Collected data
========================================================================

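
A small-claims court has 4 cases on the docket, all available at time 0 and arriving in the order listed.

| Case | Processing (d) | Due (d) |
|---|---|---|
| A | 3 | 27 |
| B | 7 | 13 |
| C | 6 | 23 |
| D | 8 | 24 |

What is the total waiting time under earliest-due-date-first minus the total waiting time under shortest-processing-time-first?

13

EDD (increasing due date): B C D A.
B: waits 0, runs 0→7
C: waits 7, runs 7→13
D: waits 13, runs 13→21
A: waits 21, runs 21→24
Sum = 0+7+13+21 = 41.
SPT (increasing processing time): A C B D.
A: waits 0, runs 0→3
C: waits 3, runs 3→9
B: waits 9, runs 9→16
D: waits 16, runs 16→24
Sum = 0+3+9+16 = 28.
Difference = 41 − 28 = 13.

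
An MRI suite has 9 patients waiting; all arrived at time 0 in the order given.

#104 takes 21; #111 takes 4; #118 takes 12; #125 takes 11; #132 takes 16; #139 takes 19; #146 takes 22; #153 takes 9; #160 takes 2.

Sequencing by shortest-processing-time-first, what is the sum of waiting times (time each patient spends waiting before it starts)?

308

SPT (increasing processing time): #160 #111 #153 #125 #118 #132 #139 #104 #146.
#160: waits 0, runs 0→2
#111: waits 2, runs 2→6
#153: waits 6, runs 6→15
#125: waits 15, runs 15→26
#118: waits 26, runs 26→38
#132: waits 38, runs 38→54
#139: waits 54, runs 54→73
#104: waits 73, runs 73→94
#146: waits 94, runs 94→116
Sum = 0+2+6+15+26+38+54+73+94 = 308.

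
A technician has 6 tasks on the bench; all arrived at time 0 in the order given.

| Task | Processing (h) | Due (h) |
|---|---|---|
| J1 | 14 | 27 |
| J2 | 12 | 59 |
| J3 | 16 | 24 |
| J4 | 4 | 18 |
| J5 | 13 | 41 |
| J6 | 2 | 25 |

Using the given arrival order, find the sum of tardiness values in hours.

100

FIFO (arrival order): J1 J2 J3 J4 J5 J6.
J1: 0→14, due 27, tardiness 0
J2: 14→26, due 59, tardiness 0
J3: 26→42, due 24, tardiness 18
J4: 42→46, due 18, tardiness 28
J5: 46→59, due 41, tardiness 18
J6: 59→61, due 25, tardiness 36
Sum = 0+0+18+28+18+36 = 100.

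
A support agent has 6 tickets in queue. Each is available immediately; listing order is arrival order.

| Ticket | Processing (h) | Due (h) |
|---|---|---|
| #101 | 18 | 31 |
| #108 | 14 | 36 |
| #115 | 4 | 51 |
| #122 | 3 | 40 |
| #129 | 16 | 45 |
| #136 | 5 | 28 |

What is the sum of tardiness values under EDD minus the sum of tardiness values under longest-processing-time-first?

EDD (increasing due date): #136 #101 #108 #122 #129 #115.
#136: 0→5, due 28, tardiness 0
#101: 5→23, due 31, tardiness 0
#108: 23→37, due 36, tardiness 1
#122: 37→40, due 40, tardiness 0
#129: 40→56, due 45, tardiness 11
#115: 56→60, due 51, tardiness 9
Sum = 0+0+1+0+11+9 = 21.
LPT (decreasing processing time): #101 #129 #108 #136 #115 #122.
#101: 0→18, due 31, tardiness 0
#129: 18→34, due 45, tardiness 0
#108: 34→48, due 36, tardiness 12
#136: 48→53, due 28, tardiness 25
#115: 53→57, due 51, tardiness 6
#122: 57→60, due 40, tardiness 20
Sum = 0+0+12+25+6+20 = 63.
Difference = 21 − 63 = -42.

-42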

========================================================================

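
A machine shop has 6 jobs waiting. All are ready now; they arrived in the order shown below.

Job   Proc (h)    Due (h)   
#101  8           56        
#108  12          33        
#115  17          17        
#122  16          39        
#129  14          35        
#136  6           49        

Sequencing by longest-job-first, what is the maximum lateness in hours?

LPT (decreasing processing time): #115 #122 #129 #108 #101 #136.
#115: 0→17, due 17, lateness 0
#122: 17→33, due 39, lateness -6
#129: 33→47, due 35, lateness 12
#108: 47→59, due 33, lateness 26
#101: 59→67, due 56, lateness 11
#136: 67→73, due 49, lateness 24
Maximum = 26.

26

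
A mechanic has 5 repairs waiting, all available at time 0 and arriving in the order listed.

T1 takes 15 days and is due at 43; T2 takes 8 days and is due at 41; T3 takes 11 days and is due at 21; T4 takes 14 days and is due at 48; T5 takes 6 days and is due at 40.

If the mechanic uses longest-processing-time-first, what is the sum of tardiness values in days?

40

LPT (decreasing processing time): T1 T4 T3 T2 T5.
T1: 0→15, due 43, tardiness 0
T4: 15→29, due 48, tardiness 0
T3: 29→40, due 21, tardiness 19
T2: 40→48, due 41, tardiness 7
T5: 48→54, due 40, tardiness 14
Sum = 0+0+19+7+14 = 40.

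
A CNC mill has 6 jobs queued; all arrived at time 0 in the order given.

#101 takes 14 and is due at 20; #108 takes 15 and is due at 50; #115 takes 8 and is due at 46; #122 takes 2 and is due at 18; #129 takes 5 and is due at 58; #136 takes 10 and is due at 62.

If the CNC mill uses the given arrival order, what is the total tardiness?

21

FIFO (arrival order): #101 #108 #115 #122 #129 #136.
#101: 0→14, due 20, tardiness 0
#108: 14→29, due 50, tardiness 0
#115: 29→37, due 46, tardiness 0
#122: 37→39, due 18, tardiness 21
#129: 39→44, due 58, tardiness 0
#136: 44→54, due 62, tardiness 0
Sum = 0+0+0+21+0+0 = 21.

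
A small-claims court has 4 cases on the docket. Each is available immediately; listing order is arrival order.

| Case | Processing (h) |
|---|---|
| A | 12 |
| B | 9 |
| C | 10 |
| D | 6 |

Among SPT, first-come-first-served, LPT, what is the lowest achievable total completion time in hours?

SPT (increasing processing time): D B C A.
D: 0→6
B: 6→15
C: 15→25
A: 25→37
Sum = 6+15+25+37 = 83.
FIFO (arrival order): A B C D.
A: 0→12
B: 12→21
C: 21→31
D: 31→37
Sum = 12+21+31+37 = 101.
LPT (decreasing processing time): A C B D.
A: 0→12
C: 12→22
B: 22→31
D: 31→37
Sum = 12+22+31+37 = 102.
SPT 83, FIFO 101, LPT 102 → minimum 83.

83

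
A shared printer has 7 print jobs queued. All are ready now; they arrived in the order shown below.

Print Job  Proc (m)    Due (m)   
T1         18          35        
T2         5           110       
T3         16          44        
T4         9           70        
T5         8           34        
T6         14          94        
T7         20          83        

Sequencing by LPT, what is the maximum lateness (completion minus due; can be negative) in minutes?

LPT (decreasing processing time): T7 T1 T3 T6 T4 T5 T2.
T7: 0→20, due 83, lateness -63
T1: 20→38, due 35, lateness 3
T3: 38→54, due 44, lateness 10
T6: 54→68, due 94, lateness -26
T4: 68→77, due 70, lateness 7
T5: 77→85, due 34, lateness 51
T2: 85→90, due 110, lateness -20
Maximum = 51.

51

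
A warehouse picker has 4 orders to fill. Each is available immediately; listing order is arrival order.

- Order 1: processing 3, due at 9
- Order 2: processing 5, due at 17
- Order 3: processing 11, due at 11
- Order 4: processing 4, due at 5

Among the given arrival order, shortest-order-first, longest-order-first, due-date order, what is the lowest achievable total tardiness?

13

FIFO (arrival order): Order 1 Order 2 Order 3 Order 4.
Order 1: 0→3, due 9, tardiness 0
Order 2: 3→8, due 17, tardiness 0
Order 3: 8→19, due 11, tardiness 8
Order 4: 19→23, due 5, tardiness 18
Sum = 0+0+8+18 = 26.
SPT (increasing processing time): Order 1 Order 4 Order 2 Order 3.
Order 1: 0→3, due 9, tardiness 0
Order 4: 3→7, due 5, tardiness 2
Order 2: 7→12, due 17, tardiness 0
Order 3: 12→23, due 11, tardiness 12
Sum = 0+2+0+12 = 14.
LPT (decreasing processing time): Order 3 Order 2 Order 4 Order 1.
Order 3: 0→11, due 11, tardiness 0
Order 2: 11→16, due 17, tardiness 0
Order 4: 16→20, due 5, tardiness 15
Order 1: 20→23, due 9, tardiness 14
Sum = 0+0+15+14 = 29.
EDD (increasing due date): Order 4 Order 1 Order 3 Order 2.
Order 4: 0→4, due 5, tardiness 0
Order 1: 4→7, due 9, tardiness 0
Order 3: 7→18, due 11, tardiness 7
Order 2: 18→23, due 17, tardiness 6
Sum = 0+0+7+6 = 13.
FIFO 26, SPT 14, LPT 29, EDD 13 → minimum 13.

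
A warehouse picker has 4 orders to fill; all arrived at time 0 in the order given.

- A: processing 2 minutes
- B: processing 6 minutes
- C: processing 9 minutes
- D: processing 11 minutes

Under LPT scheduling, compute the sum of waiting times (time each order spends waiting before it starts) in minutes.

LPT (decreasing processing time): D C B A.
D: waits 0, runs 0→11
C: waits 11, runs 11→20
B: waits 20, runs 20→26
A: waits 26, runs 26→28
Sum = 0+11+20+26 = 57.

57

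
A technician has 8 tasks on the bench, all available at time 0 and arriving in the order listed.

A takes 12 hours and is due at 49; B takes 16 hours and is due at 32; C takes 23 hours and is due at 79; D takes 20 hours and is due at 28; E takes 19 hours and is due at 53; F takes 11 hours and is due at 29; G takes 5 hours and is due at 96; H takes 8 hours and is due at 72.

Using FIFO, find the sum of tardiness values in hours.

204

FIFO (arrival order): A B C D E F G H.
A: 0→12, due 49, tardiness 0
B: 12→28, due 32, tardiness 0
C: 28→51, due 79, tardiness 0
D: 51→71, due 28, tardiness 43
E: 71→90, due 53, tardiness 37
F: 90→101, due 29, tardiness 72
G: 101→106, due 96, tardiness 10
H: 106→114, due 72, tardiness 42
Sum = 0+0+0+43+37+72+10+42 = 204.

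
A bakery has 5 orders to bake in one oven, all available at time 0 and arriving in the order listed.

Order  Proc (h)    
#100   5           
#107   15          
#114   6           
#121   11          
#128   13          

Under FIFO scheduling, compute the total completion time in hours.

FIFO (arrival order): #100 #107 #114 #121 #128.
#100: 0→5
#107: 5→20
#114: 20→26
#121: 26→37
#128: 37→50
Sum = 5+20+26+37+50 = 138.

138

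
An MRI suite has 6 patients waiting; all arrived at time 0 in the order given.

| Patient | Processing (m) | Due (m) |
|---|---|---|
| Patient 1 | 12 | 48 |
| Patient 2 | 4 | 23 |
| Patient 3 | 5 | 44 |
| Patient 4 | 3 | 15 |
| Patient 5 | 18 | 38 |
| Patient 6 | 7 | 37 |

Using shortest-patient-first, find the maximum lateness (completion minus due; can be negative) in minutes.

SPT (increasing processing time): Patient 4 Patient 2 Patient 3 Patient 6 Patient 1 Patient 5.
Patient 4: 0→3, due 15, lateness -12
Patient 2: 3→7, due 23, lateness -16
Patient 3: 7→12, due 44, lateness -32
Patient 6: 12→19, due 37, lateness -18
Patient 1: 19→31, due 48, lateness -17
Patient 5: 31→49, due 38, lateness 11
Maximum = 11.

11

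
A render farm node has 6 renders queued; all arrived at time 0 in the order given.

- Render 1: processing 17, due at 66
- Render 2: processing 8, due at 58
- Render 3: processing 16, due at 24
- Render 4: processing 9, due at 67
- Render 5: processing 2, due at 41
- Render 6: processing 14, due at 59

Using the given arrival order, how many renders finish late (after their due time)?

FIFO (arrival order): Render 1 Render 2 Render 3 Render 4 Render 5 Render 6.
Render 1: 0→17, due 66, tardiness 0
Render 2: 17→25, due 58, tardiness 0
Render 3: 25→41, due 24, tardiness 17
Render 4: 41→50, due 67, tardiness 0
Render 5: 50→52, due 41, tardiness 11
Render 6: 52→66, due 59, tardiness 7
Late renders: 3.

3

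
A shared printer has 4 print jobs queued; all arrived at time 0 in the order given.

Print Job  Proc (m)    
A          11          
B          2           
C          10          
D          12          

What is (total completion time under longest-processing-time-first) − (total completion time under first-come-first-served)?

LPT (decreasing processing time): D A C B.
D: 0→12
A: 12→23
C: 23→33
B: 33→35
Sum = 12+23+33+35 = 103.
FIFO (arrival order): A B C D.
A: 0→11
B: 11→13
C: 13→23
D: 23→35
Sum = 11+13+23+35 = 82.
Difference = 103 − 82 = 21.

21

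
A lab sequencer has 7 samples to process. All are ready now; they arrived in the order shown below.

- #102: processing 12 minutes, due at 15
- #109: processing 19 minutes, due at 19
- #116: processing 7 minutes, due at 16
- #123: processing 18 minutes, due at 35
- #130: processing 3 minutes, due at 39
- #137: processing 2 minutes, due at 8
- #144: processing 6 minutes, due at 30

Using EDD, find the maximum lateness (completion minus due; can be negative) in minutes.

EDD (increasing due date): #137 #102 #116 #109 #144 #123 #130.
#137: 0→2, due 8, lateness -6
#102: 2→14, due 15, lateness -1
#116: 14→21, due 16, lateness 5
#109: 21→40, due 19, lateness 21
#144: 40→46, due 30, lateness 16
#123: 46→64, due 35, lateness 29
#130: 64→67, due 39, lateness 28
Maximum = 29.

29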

========================================================================

The line above containing "- Order 3: processing 11, due at 11", the line containing "A technician has 8", and every line between them are to be transcribed exactly; no other line is wanted.

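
- Order 3: processing 11, due at 11
- Order 4: processing 4, due at 5

Among the given arrival order, shortest-order-first, longest-order-first, due-date order, what is the lowest achievable total tardiness?

13

FIFO (arrival order): Order 1 Order 2 Order 3 Order 4.
Order 1: 0→3, due 9, tardiness 0
Order 2: 3→8, due 17, tardiness 0
Order 3: 8→19, due 11, tardiness 8
Order 4: 19→23, due 5, tardiness 18
Sum = 0+0+8+18 = 26.
SPT (increasing processing time): Order 1 Order 4 Order 2 Order 3.
Order 1: 0→3, due 9, tardiness 0
Order 4: 3→7, due 5, tardiness 2
Order 2: 7→12, due 17, tardiness 0
Order 3: 12→23, due 11, tardiness 12
Sum = 0+2+0+12 = 14.
LPT (decreasing processing time): Order 3 Order 2 Order 4 Order 1.
Order 3: 0→11, due 11, tardiness 0
Order 2: 11→16, due 17, tardiness 0
Order 4: 16→20, due 5, tardiness 15
Order 1: 20→23, due 9, tardiness 14
Sum = 0+0+15+14 = 29.
EDD (increasing due date): Order 4 Order 1 Order 3 Order 2.
Order 4: 0→4, due 5, tardiness 0
Order 1: 4→7, due 9, tardiness 0
Order 3: 7→18, due 11, tardiness 7
Order 2: 18→23, due 17, tardiness 6
Sum = 0+0+7+6 = 13.
FIFO 26, SPT 14, LPT 29, EDD 13 → minimum 13.

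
A warehouse picker has 4 orders to fill; all arrived at time 0 in the order given.

- A: processing 2 minutes
- B: processing 6 minutes
- C: processing 9 minutes
- D: processing 11 minutes

Under LPT scheduling, compute the sum of waiting times (time each order spends waiting before it starts) in minutes.

LPT (decreasing processing time): D C B A.
D: waits 0, runs 0→11
C: waits 11, runs 11→20
B: waits 20, runs 20→26
A: waits 26, runs 26→28
Sum = 0+11+20+26 = 57.

57

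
A technician has 8 tasks on the bench, all available at time 0 and arriving in the order listed.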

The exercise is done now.